──────── Dataset extract ────────

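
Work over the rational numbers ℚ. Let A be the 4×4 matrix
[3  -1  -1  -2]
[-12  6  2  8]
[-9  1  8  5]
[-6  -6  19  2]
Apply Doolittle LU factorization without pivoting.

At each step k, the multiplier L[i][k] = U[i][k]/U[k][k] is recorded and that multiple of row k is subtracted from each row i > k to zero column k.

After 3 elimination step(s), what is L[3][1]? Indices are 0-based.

L[3][1] = -4

k=0: U[0][0]=3
  eliminate (1,0): mult=-4, new row 1: (0, 2, -2, 0); set L[1][0]=-4
  eliminate (2,0): mult=-3, new row 2: (0, -2, 5, -1); set L[2][0]=-3
  eliminate (3,0): mult=-2, new row 3: (0, -8, 17, -2); set L[3][0]=-2
k=1: U[1][1]=2
  eliminate (2,1): mult=-1, new row 2: (0, 0, 3, -1); set L[2][1]=-1
  eliminate (3,1): mult=-4, new row 3: (0, 0, 9, -2); set L[3][1]=-4
k=2: U[2][2]=3
  eliminate (3,2): mult=3, new row 3: (0, 0, 0, 1); set L[3][2]=3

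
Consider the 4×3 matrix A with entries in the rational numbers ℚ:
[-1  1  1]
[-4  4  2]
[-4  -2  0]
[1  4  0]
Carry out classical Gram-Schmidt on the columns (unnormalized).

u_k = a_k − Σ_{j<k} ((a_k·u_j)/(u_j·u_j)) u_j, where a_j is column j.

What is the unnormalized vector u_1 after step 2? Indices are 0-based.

u_1 = (29/34, 58/17, -44/17, 141/34)

Step 1: u_0 = a_0 = (-1, -4, -4, 1).
Step 2: u_1 = a_1 − (-5/34)·u_0 = (29/34, 58/17, -44/17, 141/34).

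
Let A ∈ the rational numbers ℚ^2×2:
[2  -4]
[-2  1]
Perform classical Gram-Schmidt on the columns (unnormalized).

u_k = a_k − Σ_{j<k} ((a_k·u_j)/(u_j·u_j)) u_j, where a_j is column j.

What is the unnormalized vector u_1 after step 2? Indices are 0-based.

u_1 = (-3/2, -3/2)

Step 1: u_0 = a_0 = (2, -2).
Step 2: u_1 = a_1 − (-5/4)·u_0 = (-3/2, -3/2).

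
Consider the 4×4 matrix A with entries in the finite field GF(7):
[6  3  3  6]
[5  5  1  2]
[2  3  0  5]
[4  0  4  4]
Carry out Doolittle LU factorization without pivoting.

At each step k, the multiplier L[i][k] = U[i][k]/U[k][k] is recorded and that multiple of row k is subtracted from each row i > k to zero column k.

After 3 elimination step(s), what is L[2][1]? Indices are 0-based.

L[2][1] = 5

[col 0] pivot 6
  R1 -= 2*R0 → (0, 6, 2, 4)  (L[1][0] := 2)
  R2 -= 5*R0 → (0, 2, 6, 3)  (L[2][0] := 5)
  R3 -= 3*R0 → (0, 5, 2, 0)  (L[3][0] := 3)
[col 1] pivot 6
  R2 -= 5*R1 → (0, 0, 3, 4)  (L[2][1] := 5)
  R3 -= 2*R1 → (0, 0, 5, 6)  (L[3][1] := 2)
[col 2] pivot 3
  R3 -= 4*R2 → (0, 0, 0, 4)  (L[3][2] := 4)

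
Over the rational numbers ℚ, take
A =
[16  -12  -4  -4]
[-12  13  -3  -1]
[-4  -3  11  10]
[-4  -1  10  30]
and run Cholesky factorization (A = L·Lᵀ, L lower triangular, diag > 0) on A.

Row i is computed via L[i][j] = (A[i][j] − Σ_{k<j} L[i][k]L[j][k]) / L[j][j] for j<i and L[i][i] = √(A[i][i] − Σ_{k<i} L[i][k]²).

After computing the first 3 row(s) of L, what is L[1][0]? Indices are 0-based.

Step 1: L[0][0] = √(16) = 4.
  L[1][0] = (-12) / L[0][0] = -3.
Step 2: L[1][1] = √(4) = 2.
  L[2][0] = (-4) / L[0][0] = -1.
  L[2][1] = (-6) / L[1][1] = -3.
Step 3: L[2][2] = √(1) = 1.

L[1][0] = -3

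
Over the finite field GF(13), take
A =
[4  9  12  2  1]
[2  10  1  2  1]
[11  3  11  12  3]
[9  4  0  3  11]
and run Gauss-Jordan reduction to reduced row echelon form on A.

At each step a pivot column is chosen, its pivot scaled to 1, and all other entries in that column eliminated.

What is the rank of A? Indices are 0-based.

[1] R0 /= 4  ⇒  (1, 12, 3, 7, 10)
     R1 -= 2·R0  ⇒  (0, 12, 8, 1, 7)
     R2 -= 11·R0  ⇒  (0, 1, 4, 0, 10)
     R3 -= 9·R0  ⇒  (0, 0, 12, 5, 12)
[2] R1 /= 12  ⇒  (0, 1, 5, 12, 6)
     R0 -= 12·R1  ⇒  (1, 0, 8, 6, 3)
     R2 -= 1·R1  ⇒  (0, 0, 12, 1, 4)
[3] R2 /= 12  ⇒  (0, 0, 1, 12, 9)
     R0 -= 8·R2  ⇒  (1, 0, 0, 1, 9)
     R1 -= 5·R2  ⇒  (0, 1, 0, 4, 0)
     R3 -= 12·R2  ⇒  (0, 0, 0, 4, 8)
[4] R3 /= 4  ⇒  (0, 0, 0, 1, 2)
     R0 -= 1·R3  ⇒  (1, 0, 0, 0, 7)
     R1 -= 4·R3  ⇒  (0, 1, 0, 0, 5)
     R2 -= 12·R3  ⇒  (0, 0, 1, 0, 11)

rank = 4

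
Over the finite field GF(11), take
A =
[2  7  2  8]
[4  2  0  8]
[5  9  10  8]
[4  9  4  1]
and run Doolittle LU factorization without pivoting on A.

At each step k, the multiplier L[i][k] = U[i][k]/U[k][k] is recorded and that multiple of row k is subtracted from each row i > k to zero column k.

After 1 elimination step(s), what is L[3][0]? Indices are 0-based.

L[3][0] = 2

k=0: U[0][0]=2
  eliminate (1,0): mult=2, new row 1: (0, 10, 7, 3); set L[1][0]=2
  eliminate (2,0): mult=8, new row 2: (0, 8, 5, 10); set L[2][0]=8
  eliminate (3,0): mult=2, new row 3: (0, 6, 0, 7); set L[3][0]=2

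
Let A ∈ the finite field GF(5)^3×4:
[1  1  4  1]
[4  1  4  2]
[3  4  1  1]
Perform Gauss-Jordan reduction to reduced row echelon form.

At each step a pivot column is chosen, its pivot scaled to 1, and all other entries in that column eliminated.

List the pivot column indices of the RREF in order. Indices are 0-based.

[1] R0 /= 1  ⇒  (1, 1, 4, 1)
     R1 -= 4·R0  ⇒  (0, 2, 3, 3)
     R2 -= 3·R0  ⇒  (0, 1, 4, 3)
[2] R1 /= 2  ⇒  (0, 1, 4, 4)
     R0 -= 1·R1  ⇒  (1, 0, 0, 2)
     R2 -= 1·R1  ⇒  (0, 0, 0, 4)
column 2 empty below row 2
[3] R2 /= 4  ⇒  (0, 0, 0, 1)
     R0 -= 2·R2  ⇒  (1, 0, 0, 0)
     R1 -= 4·R2  ⇒  (0, 1, 4, 0)

pivot columns: 0, 1, 3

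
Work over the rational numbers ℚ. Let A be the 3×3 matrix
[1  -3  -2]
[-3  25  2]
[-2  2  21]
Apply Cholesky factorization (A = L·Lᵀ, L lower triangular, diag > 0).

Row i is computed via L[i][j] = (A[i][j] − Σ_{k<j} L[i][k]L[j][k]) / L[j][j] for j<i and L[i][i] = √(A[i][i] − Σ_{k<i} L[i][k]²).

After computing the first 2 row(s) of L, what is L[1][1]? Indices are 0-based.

L[1][1] = 4

Step 1: L[0][0] = √(1) = 1.
  L[1][0] = (-3) / L[0][0] = -3.
Step 2: L[1][1] = √(16) = 4.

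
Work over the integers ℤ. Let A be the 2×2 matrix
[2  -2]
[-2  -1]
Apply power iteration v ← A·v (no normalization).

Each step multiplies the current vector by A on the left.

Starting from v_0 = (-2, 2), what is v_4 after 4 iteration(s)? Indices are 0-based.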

────────

» Aim of the task: What is needed is every line of the records that contains the word "Schmidt".

» Exercise answer:
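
Carry out classical Gram-Schmidt on the columns (unnormalized).
Perform classical Gram-Schmidt on the columns (unnormalized).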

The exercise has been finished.